## Excerpts from a dataset
%%

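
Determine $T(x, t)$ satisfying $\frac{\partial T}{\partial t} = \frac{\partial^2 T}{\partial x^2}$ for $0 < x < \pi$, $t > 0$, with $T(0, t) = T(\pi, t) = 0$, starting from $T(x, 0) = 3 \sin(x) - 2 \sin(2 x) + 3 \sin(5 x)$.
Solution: Separating variables: $T = \sum c_n e^{-n^2t} \sin(nx)$. From $T(x,0) = 3 \sin(x) - 2 \sin(2 x) + 3 \sin(5 x)$: $c_1=3, c_2=-2, c_5=3$.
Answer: $T(x, t) = 3 e^{-t} \sin(x) - 2 e^{-4 t} \sin(2 x) + 3 e^{-25 t} \sin(5 x)$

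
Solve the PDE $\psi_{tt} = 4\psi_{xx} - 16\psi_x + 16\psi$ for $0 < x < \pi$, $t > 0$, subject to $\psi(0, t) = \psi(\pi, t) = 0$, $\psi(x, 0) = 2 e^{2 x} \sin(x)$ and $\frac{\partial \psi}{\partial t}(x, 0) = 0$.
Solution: Substitute $\psi = e^{2x}u$.
Then $\psi_x = e^{2x}(u_x + 2u)$, $\psi_{xx} = e^{2x}(u_{xx} + 4u_x + 4u)$, $\psi_{tt} = e^{2x}u_{tt}$; substituting and dividing by $e^{2x}$, the lower-order terms cancel: $u_{tt} = 4u_{xx}$ (standard wave equation).
Data for $u$: $u(x,0) = e^{-2x}\psi(x,0) = 2 \sin(x)$; $u_t(x,0) = e^{-2x}\psi_t(x,0) = 0$. The boundary conditions carry over: $u(0,t) = u(\pi,t) = 0$.
Separating variables: $u = \sum [A_n \cos(\omega_n t) + B_n \sin(\omega_n t)] \sin(nx)$, $\omega_n = 2n$. From ICs: $A_1=2$.
So $u(x,t) = 2 \sin(x) \cos(2 t)$, and $\psi(x,t) = e^{2x}u(x,t)$.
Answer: $\psi(x, t) = 2 e^{2 x} \sin(x) \cos(2 t)$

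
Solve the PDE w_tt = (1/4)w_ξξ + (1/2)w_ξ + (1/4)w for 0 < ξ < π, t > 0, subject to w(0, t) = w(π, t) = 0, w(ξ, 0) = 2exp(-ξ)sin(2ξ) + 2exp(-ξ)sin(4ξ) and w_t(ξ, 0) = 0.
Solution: Substitute w = exp(-ξ)u.
Then w_ξ = exp(-ξ)(u_ξ - u), w_ξξ = exp(-ξ)(u_ξξ - 2u_ξ + u), w_tt = exp(-ξ)u_tt; substituting and dividing by exp(-ξ), the lower-order terms cancel: u_tt = (1/4)u_ξξ (standard wave equation).
Data for u: u(ξ,0) = exp(ξ)w(ξ,0) = 2sin(2ξ) + 2sin(4ξ); u_t(ξ,0) = exp(ξ)w_t(ξ,0) = 0. The boundary conditions carry over: u(0,t) = u(π,t) = 0.
Separating variables: u = Σ [A_n cos(ω_n t) + B_n sin(ω_n t)] sin(nξ), ω_n = n/2. From ICs: A_2=2, A_4=2.
So u(ξ,t) = 2sin(2ξ)cos(t) + 2sin(4ξ)cos(2t), and w(ξ,t) = exp(-ξ)u(ξ,t).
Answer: w(ξ, t) = 2exp(-ξ)sin(2ξ)cos(t) + 2exp(-ξ)sin(4ξ)cos(2t)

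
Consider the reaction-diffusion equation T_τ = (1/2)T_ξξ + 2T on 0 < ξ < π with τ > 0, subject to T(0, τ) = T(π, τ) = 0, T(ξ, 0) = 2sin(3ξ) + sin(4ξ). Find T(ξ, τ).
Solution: Substitute T = exp(2τ)u, i.e. u = exp(-2τ)T.
By the product rule, T_τ = exp(2τ)(u_τ + 2u), T_ξξ = exp(2τ)u_ξξ.
Substituting into the PDE and dividing by exp(2τ): u_τ + 2u = (1/2)u_ξξ + 2u.
The lower-order terms cancel, leaving the standard heat equation u_τ = (1/2)u_ξξ.
Initial data for u: u(ξ,0) = T(ξ,0) = 2sin(3ξ) + sin(4ξ). The boundary conditions carry over: u(0,τ) = u(π,τ) = 0.
Solve for u:
  Using separation of variables u = X(ξ)G(τ):
  Eigenfunctions: sin(nξ), n = 1, 2, 3, ...
  General solution: u(ξ, τ) = Σ c_n sin(nξ) exp(-n² τ/2)
  Matching u(ξ,0) = 2sin(3ξ) + sin(4ξ) term by term: c_3=2, c_4=1.
Hence u(ξ,τ) = exp(-8τ)sin(4ξ) + 2exp(-9τ/2)sin(3ξ).
Transform back: T(ξ,τ) = exp(2τ)u(ξ,τ).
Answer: T(ξ, τ) = exp(-6τ)sin(4ξ) + 2exp(-5τ/2)sin(3ξ)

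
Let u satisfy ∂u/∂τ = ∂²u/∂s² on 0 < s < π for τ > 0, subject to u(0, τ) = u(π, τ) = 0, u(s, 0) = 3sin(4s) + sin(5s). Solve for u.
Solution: Separating variables: u = Σ c_n exp(-n²τ) sin(ns). From u(s,0) = 3sin(4s) + sin(5s): c_4=3, c_5=1.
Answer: u(s, τ) = 3exp(-16τ)sin(4s) + exp(-25τ)sin(5s)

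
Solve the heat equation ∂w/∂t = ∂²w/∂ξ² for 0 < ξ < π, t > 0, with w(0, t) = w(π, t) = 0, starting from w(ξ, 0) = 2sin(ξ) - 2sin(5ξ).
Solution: Separating variables: w = Σ c_n exp(-n²t) sin(nξ). From w(ξ,0) = 2sin(ξ) - 2sin(5ξ): c_1=2, c_5=-2.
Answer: w(ξ, t) = 2exp(-t)sin(ξ) - 2exp(-25t)sin(5ξ)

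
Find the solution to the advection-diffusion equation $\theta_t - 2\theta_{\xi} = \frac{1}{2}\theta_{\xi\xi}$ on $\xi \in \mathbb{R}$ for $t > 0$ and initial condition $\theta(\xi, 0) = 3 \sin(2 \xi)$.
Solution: Moving frame: $\eta = \xi + 2t$, $\sigma = t$, $\theta = u(\eta,\sigma)$, so $\theta_t = u_{\sigma} + 2u_{\eta}$ and $\theta_{\xi\xi} = u_{\eta\eta}$.
Hence $\theta_t - 2\theta_{\xi} = u_{\sigma}$ and the PDE becomes the heat equation $u_{\sigma} = \frac{1}{2}u_{\eta\eta}$ on $\eta \in \mathbb{R}$.
Initial data: $u(\eta,0) = \theta(\eta,0) = 3 \sin(2 \eta)$. Each mode $\sin(n\eta)$ decays as $e^{-n^2\sigma/2}$ on $\mathbb{R}$, so $u(\eta,\sigma) = \sum c_n e^{-n^2\sigma/2} \sin(n\eta)$ with $c_2=3$: $u(\eta,\sigma) = 3 e^{-2 \sigma} \sin(2 \eta)$.
Substituting back: $\theta(\xi,t) = u(\xi + 2t, t)$.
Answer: $\theta(\xi, t) = 3 e^{-2 t} \sin(2 \xi + 4 t)$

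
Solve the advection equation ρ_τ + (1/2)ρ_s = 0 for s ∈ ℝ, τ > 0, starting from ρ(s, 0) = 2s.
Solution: By method of characteristics (waves move right with speed 1/2):
Along characteristics s - (1/2)τ = const, ρ is constant, so ρ(s,τ) = f(s - (1/2)τ) with f = ρ(·, 0).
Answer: ρ(s, τ) = 2s - τ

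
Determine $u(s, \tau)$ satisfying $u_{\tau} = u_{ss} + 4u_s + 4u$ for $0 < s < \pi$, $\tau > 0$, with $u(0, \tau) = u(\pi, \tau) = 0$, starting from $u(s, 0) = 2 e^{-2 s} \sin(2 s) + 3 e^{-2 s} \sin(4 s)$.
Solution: Substitute $u = e^{-2s}w$.
Then $u_s = e^{-2s}(w_s - 2w)$, $u_{ss} = e^{-2s}(w_{ss} - 4w_s + 4w)$, $u_{\tau} = e^{-2s}w_{\tau}$; substituting and dividing by $e^{-2s}$, the lower-order terms cancel: $w_{\tau} = w_{ss}$ (standard heat equation).
Data for $w$: $w(s,0) = e^{2s}u(s,0) = 2 \sin(2 s) + 3 \sin(4 s)$. The boundary conditions carry over: $w(0,\tau) = w(\pi,\tau) = 0$.
Separating variables: $w = \sum c_n e^{-n^2\tau} \sin(ns)$. From $w(s,0) = 2 \sin(2 s) + 3 \sin(4 s)$: $c_2=2, c_4=3$.
So $w(s,\tau) = 2 e^{-4 \tau} \sin(2 s) + 3 e^{-16 \tau} \sin(4 s)$, and $u(s,\tau) = e^{-2s}w(s,\tau)$.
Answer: $u(s, \tau) = 2 e^{-4 \tau} e^{-2 s} \sin(2 s) + 3 e^{-16 \tau} e^{-2 s} \sin(4 s)$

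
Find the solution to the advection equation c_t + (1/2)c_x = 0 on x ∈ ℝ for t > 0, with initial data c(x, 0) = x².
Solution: By characteristics (dx/dt = 1/2), c(x,t) = f(x - (1/2)t) with f = c(·, 0).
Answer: c(x, t) = (1/4)t² - tx + x²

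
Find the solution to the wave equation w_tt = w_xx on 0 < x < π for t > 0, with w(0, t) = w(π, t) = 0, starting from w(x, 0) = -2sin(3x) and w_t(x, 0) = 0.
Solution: Using separation of variables w = X(x)T(t):
Eigenfunctions: sin(nx), n = 1, 2, 3, ...
General solution: w(x, t) = Σ [A_n cos(n t) + B_n sin(n t)] sin(nx)
From w(x,0) = -2sin(3x): A_3=-2. From w_t(x,0) = 0: all B_n = 0.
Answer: w(x, t) = -2sin(3x)cos(3t)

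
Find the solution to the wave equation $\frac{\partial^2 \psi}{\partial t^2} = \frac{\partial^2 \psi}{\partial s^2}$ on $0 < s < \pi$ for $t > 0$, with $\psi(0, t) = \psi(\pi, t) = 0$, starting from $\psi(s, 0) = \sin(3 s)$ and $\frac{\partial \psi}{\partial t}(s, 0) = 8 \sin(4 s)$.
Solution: Using separation of variables $\psi = X(s)T(t)$:
Eigenfunctions: $\sin(ns)$, $n = 1, 2, 3, \ldots$
General solution: $\psi(s, t) = \sum [A_n \cos(n t) + B_n \sin(n t)] \sin(ns)$
From $\psi(s,0) = \sin(3 s)$: $A_3=1$. From $\psi_t(s,0) = 8 \sin(4 s)$, using $\psi_t(s,0) = \sum \omega_n B_n \sin(ns)$ with $\omega_n = n$: $B_4 = 8/4 = 2$.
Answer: $\psi(s, t) = \sin(3 s) \cos(3 t) + 2 \sin(4 s) \sin(4 t)$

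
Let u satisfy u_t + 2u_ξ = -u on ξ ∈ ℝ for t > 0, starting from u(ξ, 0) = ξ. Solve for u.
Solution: Substitute u = exp(-t)w, i.e. w = exp(t)u.
By the product rule, u_t = exp(-t)(w_t - w), u_ξ = exp(-t)w_ξ.
Substituting into the PDE and dividing by exp(-t): w_t - w + 2w_ξ = -w.
The lower-order terms cancel, leaving the standard advection equation w_t + 2w_ξ = 0.
Initial data for w: w(ξ,0) = u(ξ,0) = ξ.
Solve for w:
  By method of characteristics (waves move right with speed 2):
  Along characteristics ξ - 2t = const, w is constant, so w(ξ,t) = f(ξ - 2t) with f = w(·, 0).
Hence w(ξ,t) = -2t + ξ.
Transform back: u(ξ,t) = exp(-t)w(ξ,t).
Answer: u(ξ, t) = -2texp(-t) + ξexp(-t)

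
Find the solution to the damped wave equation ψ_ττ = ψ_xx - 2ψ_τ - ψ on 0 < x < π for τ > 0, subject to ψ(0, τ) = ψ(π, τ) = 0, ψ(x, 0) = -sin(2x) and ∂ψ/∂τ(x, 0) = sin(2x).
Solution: Substitute ψ = exp(-τ)u, i.e. u = exp(τ)ψ.
By the product rule, ψ_τ = exp(-τ)(u_τ - u), ψ_ττ = exp(-τ)(u_ττ - 2u_τ + u), ψ_xx = exp(-τ)u_xx.
Substituting into the PDE and dividing by exp(-τ): u_ττ - 2u_τ + u = u_xx - 2(u_τ - u) - u.
The lower-order terms cancel, leaving the standard wave equation u_ττ = u_xx.
Initial data for u: u(x,0) = ψ(x,0) = -sin(2x); u_τ(x,0) = ψ_τ(x,0) + ψ(x,0) = 0. The boundary conditions carry over: u(0,τ) = u(π,τ) = 0.
Solve for u:
  Using separation of variables u = X(x)T(τ):
  Eigenfunctions: sin(nx), n = 1, 2, 3, ...
  General solution: u(x, τ) = Σ [A_n cos(n τ) + B_n sin(n τ)] sin(nx)
  From u(x,0) = -sin(2x): A_2=-1. From u_τ(x,0) = 0: all B_n = 0.
Hence u(x,τ) = -sin(2x)cos(2τ).
Transform back: ψ(x,τ) = exp(-τ)u(x,τ).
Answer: ψ(x, τ) = -exp(-τ)sin(2x)cos(2τ)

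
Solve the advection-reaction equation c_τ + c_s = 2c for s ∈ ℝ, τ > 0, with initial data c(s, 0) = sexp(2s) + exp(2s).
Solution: Substitute c = exp(2s)u, i.e. u = exp(-2s)c.
By the product rule, c_s = exp(2s)(u_s + 2u), c_τ = exp(2s)u_τ.
Substituting into the PDE and dividing by exp(2s): u_τ + (u_s + 2u) = 2u.
The lower-order terms cancel, leaving the standard advection equation u_τ + u_s = 0.
Initial data for u: u(s,0) = exp(-2s)c(s,0) = s + 1.
Solve for u:
  By method of characteristics (waves move right with speed 1):
  Along characteristics s - τ = const, u is constant, so u(s,τ) = f(s - τ) with f = u(·, 0).
Hence u(s,τ) = s - τ + 1.
Transform back: c(s,τ) = exp(2s)u(s,τ).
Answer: c(s, τ) = sexp(2s) - τexp(2s) + exp(2s)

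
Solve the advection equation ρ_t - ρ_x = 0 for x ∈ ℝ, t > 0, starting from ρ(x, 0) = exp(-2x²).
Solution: By method of characteristics (waves move left with speed 1):
Along characteristics x + t = const, ρ is constant, so ρ(x,t) = f(x + t) with f = ρ(·, 0).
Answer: ρ(x, t) = exp(-2(t + x)²)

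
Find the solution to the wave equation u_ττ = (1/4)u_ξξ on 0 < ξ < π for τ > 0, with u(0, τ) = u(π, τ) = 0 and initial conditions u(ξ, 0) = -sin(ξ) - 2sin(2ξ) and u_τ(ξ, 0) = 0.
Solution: Using separation of variables u = X(ξ)T(τ):
Eigenfunctions: sin(nξ), n = 1, 2, 3, ...
General solution: u(ξ, τ) = Σ [A_n cos(n τ/2) + B_n sin(n τ/2)] sin(nξ)
From u(ξ,0) = -sin(ξ) - 2sin(2ξ): A_1=-1, A_2=-2. From u_τ(ξ,0) = 0: all B_n = 0.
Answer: u(ξ, τ) = -sin(ξ)cos(τ/2) - 2sin(2ξ)cos(τ)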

%%

## WHAT IS REQUIRED
The line containing "- 16\psi_x +" marks the end. Please print exactly every line from the top of the data to it, both included, and nothing more.

## ANSWER FOR THE TASK
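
Determine $T(x, t)$ satisfying $\frac{\partial T}{\partial t} = \frac{\partial^2 T}{\partial x^2}$ for $0 < x < \pi$, $t > 0$, with $T(0, t) = T(\pi, t) = 0$, starting from $T(x, 0) = 3 \sin(x) - 2 \sin(2 x) + 3 \sin(5 x)$.
Solution: Separating variables: $T = \sum c_n e^{-n^2t} \sin(nx)$. From $T(x,0) = 3 \sin(x) - 2 \sin(2 x) + 3 \sin(5 x)$: $c_1=3, c_2=-2, c_5=3$.
Answer: $T(x, t) = 3 e^{-t} \sin(x) - 2 e^{-4 t} \sin(2 x) + 3 e^{-25 t} \sin(5 x)$

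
Solve the PDE $\psi_{tt} = 4\psi_{xx} - 16\psi_x + 16\psi$ for $0 < x < \pi$, $t > 0$, subject to $\psi(0, t) = \psi(\pi, t) = 0$, $\psi(x, 0) = 2 e^{2 x} \sin(x)$ and $\frac{\partial \psi}{\partial t}(x, 0) = 0$.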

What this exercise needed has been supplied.